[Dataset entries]
━━━

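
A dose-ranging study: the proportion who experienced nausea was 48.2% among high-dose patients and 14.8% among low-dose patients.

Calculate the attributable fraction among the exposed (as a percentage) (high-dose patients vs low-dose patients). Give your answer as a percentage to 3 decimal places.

AR% = (0.4820 − 0.1480) / 0.4820 = 0.6929 → 69.295%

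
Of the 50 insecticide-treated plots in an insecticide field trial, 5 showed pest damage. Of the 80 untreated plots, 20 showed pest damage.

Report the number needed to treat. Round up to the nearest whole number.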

━━━

▸ WORK TO COMPLETE
Restate all entries above verbatim.

▸ WORKED SOLUTION
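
A dose-ranging study: the proportion who experienced nausea was 48.2% among high-dose patients and 14.8% among low-dose patients.

Calculate the attributable fraction among the exposed (as a percentage) (high-dose patients vs low-dose patients). Give your answer as a percentage to 3 decimal places.

AR% = (0.4820 − 0.1480) / 0.4820 = 0.6929 → 69.295%

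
Of the 50 insecticide-treated plots in an insecticide field trial, 5 showed pest damage. Of the 80 untreated plots, 20 showed pest damage.

Report the number needed to treat. Round up to the nearest whole number.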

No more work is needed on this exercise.